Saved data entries

*** Begin section ***

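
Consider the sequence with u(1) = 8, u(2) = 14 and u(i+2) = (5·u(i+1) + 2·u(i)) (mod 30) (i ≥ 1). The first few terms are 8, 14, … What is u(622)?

26

u(1) = 8; u(2) = 14; u(3) = 26; u(4) = 8; u(5) = 2; u(6) = 26; u(7) = 14; u(8) = 2; u(9) = 8; u(10) = 14.
Since (u(9), u(10)) = (u(1), u(2)) = (8, 14) (two consecutive terms determine the rest), the sequence is periodic with period 8.
(622 - 1) mod 8 = 5, so u(622) = u(6) = 26.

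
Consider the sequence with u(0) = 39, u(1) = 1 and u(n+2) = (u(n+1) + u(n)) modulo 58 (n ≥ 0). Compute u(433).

Listing terms: u(0) = 39; u(1) = 1; u(2) = 40; u(3) = 41; u(4) = 23; u(5) = 6; u(6) = 29; u(7) = 35; u(8) = 6; u(9) = 41; u(10) = 47; u(11) = 30; u(12) = 19; u(13) = 49; u(14) = 10; u(15) = 1; u(16) = 11; u(17) = 12; u(18) = 23; u(19) = 35; u(20) = 0; u(21) = 35; u(22) = 35; u(23) = 12; u(24) = 47; u(25) = 1; u(26) = 48; u(27) = 49; u(28) = 39; u(29) = 30; u(30) = 11; u(31) = 41; u(32) = 52; u(33) = 35; u(34) = 29; u(35) = 6; u(36) = 35; u(37) = 41; u(38) = 18; u(39) = 1; u(40) = 19; u(41) = 20; u(42) = 39; u(43) = 1.
The sequence repeats with period 42.
(433 - 0) mod 42 = 13, so u(433) = u(13) = 49.

49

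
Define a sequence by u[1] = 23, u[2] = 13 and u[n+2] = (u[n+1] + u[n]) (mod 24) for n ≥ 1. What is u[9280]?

Computing terms: u[1] = 23, u[2] = 13, u[3] = 12, u[4] = 1, u[5] = 13, u[6] = 14, u[7] = 3, u[8] = 17, u[9] = 20, u[10] = 13, u[11] = 9, u[12] = 22, u[13] = 7, u[14] = 5, u[15] = 12, u[16] = 17, u[17] = 5, u[18] = 22, u[19] = 3, u[20] = 1, u[21] = 4, u[22] = 5, u[23] = 9, u[24] = 14, u[25] = 23, u[26] = 13.
The sequence repeats with period 24.
(9280 - 1) mod 24 = 15, so u[9280] = u[16] = 17.

17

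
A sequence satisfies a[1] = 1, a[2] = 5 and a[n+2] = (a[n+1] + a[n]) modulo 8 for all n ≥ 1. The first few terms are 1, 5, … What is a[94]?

7

We have a[1] = 1; a[2] = 5; a[3] = 6; a[4] = 3; a[5] = 1; a[6] = 4; a[7] = 5; a[8] = 1; a[9] = 6; a[10] = 7; a[11] = 5; a[12] = 4; a[13] = 1; a[14] = 5.
The sequence repeats with period 12.
So a[94] = a[1 + ((94-1) mod 12)] = a[10] = 7.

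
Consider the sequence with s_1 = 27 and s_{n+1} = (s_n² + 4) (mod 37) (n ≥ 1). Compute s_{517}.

20

We have s_1 = 27,  s_2 = 30,  s_3 = 16,  s_4 = 1,  s_5 = 5,  s_6 = 29,  s_7 = 31,  s_8 = 3,  s_9 = 13,  s_{10} = 25,  s_{11} = 0,  s_{12} = 4,  s_{13} = 20,  s_{14} = 34,  s_{15} = 13.
Since s_{15} = s_9 = 13, the sequence is eventually periodic: after a pre-period of length 8 it cycles with period 6.
For n ≥ 9, s_n depends only on (n - 9) mod 6. (517 - 9) mod 6 = 4, so s_{517} = s_{13} = 20.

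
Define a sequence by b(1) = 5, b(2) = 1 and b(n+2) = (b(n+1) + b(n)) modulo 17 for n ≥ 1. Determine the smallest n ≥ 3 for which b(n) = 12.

Computing terms: b(1) = 5; b(2) = 1; b(3) = 6; b(4) = 7; b(5) = 13; b(6) = 3; b(7) = 16; b(8) = 2; b(9) = 1; b(10) = 3; b(11) = 4; b(12) = 7; b(13) = 11; b(14) = 1; b(15) = 12; b(16) = 13; b(17) = 8; b(18) = 4; b(19) = 12; b(20) = 16; b(21) = 11; b(22) = 10; b(23) = 4; b(24) = 14; b(25) = 1; b(26) = 15; b(27) = 16; b(28) = 14; b(29) = 13; b(30) = 10; b(31) = 6; b(32) = 16; b(33) = 5; b(34) = 4; b(35) = 9; b(36) = 13; b(37) = 5; b(38) = 1.
Since (b(37), b(38)) = (b(1), b(2)) = (5, 1) (two consecutive terms determine the rest), the sequence is periodic with period 36.
The value 12 first appears (with n ≥ 3) at b(15).

15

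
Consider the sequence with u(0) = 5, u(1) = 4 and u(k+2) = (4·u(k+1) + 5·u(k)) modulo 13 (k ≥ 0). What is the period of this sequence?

4

u(0) = 5, u(1) = 4, u(2) = 2, u(3) = 2, u(4) = 5, u(5) = 4.
Since (u(4), u(5)) = (u(0), u(1)) = (5, 4) (two consecutive terms determine the rest), the sequence is periodic with period 4.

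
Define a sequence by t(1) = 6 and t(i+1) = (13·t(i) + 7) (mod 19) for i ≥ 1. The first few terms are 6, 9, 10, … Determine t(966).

11

Listing terms: t(1) = 6, t(2) = 9, t(3) = 10, t(4) = 4, t(5) = 2, t(6) = 14, t(7) = 18, t(8) = 13, t(9) = 5, t(10) = 15, t(11) = 12, t(12) = 11, t(13) = 17, t(14) = 0, t(15) = 7, t(16) = 3, t(17) = 8, t(18) = 16, t(19) = 6.
Since t(19) = t(1) = 6, the sequence is periodic with period 18.
So t(966) = t(1 + ((966-1) mod 18)) = t(12) = 11.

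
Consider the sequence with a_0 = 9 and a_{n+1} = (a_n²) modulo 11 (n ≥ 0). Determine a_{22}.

a_0 = 9,  a_1 = 4,  a_2 = 5,  a_3 = 3,  a_4 = 9.
The sequence repeats with period 4.
So a_{22} = a_{0 + ((22-0) mod 4)} = a_2 = 5.

5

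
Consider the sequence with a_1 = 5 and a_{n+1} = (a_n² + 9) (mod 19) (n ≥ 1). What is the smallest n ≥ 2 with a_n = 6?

3

Listing terms: a_1 = 5; a_2 = 15; a_3 = 6; a_4 = 7; a_5 = 1; a_6 = 10; a_7 = 14; a_8 = 15.
Since a_8 = a_2 = 15, the sequence is eventually periodic: after a pre-period of length 1 it cycles with period 6.
The value 6 first appears (with n ≥ 2) at a_3.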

*** End section ***

Task details -
Transcribe the records above exactly, keeping every line.

Exercise result -
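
Consider the sequence with u(1) = 8, u(2) = 14 and u(i+2) = (5·u(i+1) + 2·u(i)) (mod 30) (i ≥ 1). The first few terms are 8, 14, … What is u(622)?

26

u(1) = 8; u(2) = 14; u(3) = 26; u(4) = 8; u(5) = 2; u(6) = 26; u(7) = 14; u(8) = 2; u(9) = 8; u(10) = 14.
Since (u(9), u(10)) = (u(1), u(2)) = (8, 14) (two consecutive terms determine the rest), the sequence is periodic with period 8.
(622 - 1) mod 8 = 5, so u(622) = u(6) = 26.

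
Consider the sequence with u(0) = 39, u(1) = 1 and u(n+2) = (u(n+1) + u(n)) modulo 58 (n ≥ 0). Compute u(433).

Listing terms: u(0) = 39; u(1) = 1; u(2) = 40; u(3) = 41; u(4) = 23; u(5) = 6; u(6) = 29; u(7) = 35; u(8) = 6; u(9) = 41; u(10) = 47; u(11) = 30; u(12) = 19; u(13) = 49; u(14) = 10; u(15) = 1; u(16) = 11; u(17) = 12; u(18) = 23; u(19) = 35; u(20) = 0; u(21) = 35; u(22) = 35; u(23) = 12; u(24) = 47; u(25) = 1; u(26) = 48; u(27) = 49; u(28) = 39; u(29) = 30; u(30) = 11; u(31) = 41; u(32) = 52; u(33) = 35; u(34) = 29; u(35) = 6; u(36) = 35; u(37) = 41; u(38) = 18; u(39) = 1; u(40) = 19; u(41) = 20; u(42) = 39; u(43) = 1.
The sequence repeats with period 42.
(433 - 0) mod 42 = 13, so u(433) = u(13) = 49.

49

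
Define a sequence by u[1] = 23, u[2] = 13 and u[n+2] = (u[n+1] + u[n]) (mod 24) for n ≥ 1. What is u[9280]?

Computing terms: u[1] = 23, u[2] = 13, u[3] = 12, u[4] = 1, u[5] = 13, u[6] = 14, u[7] = 3, u[8] = 17, u[9] = 20, u[10] = 13, u[11] = 9, u[12] = 22, u[13] = 7, u[14] = 5, u[15] = 12, u[16] = 17, u[17] = 5, u[18] = 22, u[19] = 3, u[20] = 1, u[21] = 4, u[22] = 5, u[23] = 9, u[24] = 14, u[25] = 23, u[26] = 13.
The sequence repeats with period 24.
(9280 - 1) mod 24 = 15, so u[9280] = u[16] = 17.

17

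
A sequence satisfies a[1] = 1, a[2] = 5 and a[n+2] = (a[n+1] + a[n]) modulo 8 for all n ≥ 1. The first few terms are 1, 5, … What is a[94]?

7

We have a[1] = 1; a[2] = 5; a[3] = 6; a[4] = 3; a[5] = 1; a[6] = 4; a[7] = 5; a[8] = 1; a[9] = 6; a[10] = 7; a[11] = 5; a[12] = 4; a[13] = 1; a[14] = 5.
The sequence repeats with period 12.
So a[94] = a[1 + ((94-1) mod 12)] = a[10] = 7.

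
Consider the sequence with s_1 = 27 and s_{n+1} = (s_n² + 4) (mod 37) (n ≥ 1). Compute s_{517}.

20

We have s_1 = 27,  s_2 = 30,  s_3 = 16,  s_4 = 1,  s_5 = 5,  s_6 = 29,  s_7 = 31,  s_8 = 3,  s_9 = 13,  s_{10} = 25,  s_{11} = 0,  s_{12} = 4,  s_{13} = 20,  s_{14} = 34,  s_{15} = 13.
Since s_{15} = s_9 = 13, the sequence is eventually periodic: after a pre-period of length 8 it cycles with period 6.
For n ≥ 9, s_n depends only on (n - 9) mod 6. (517 - 9) mod 6 = 4, so s_{517} = s_{13} = 20.

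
Define a sequence by b(1) = 5, b(2) = 1 and b(n+2) = (b(n+1) + b(n)) modulo 17 for n ≥ 1. Determine the smallest n ≥ 3 for which b(n) = 12.

Computing terms: b(1) = 5; b(2) = 1; b(3) = 6; b(4) = 7; b(5) = 13; b(6) = 3; b(7) = 16; b(8) = 2; b(9) = 1; b(10) = 3; b(11) = 4; b(12) = 7; b(13) = 11; b(14) = 1; b(15) = 12; b(16) = 13; b(17) = 8; b(18) = 4; b(19) = 12; b(20) = 16; b(21) = 11; b(22) = 10; b(23) = 4; b(24) = 14; b(25) = 1; b(26) = 15; b(27) = 16; b(28) = 14; b(29) = 13; b(30) = 10; b(31) = 6; b(32) = 16; b(33) = 5; b(34) = 4; b(35) = 9; b(36) = 13; b(37) = 5; b(38) = 1.
Since (b(37), b(38)) = (b(1), b(2)) = (5, 1) (two consecutive terms determine the rest), the sequence is periodic with period 36.
The value 12 first appears (with n ≥ 3) at b(15).

15

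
Consider the sequence with u(0) = 5, u(1) = 4 and u(k+2) = (4·u(k+1) + 5·u(k)) modulo 13 (k ≥ 0). What is the period of this sequence?

4

u(0) = 5, u(1) = 4, u(2) = 2, u(3) = 2, u(4) = 5, u(5) = 4.
Since (u(4), u(5)) = (u(0), u(1)) = (5, 4) (two consecutive terms determine the rest), the sequence is periodic with period 4.

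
Define a sequence by t(1) = 6 and t(i+1) = (13·t(i) + 7) (mod 19) for i ≥ 1. The first few terms are 6, 9, 10, … Determine t(966).

11

Listing terms: t(1) = 6, t(2) = 9, t(3) = 10, t(4) = 4, t(5) = 2, t(6) = 14, t(7) = 18, t(8) = 13, t(9) = 5, t(10) = 15, t(11) = 12, t(12) = 11, t(13) = 17, t(14) = 0, t(15) = 7, t(16) = 3, t(17) = 8, t(18) = 16, t(19) = 6.
Since t(19) = t(1) = 6, the sequence is periodic with period 18.
So t(966) = t(1 + ((966-1) mod 18)) = t(12) = 11.

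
Consider the sequence with a_0 = 9 and a_{n+1} = (a_n²) modulo 11 (n ≥ 0). Determine a_{22}.

a_0 = 9,  a_1 = 4,  a_2 = 5,  a_3 = 3,  a_4 = 9.
The sequence repeats with period 4.
So a_{22} = a_{0 + ((22-0) mod 4)} = a_2 = 5.

5

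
Consider the sequence with a_1 = 5 and a_{n+1} = (a_n² + 9) (mod 19) (n ≥ 1). What is the smallest n ≥ 2 with a_n = 6?

3

Listing terms: a_1 = 5; a_2 = 15; a_3 = 6; a_4 = 7; a_5 = 1; a_6 = 10; a_7 = 14; a_8 = 15.
Since a_8 = a_2 = 15, the sequence is eventually periodic: after a pre-period of length 1 it cycles with period 6.
The value 6 first appears (with n ≥ 2) at a_3.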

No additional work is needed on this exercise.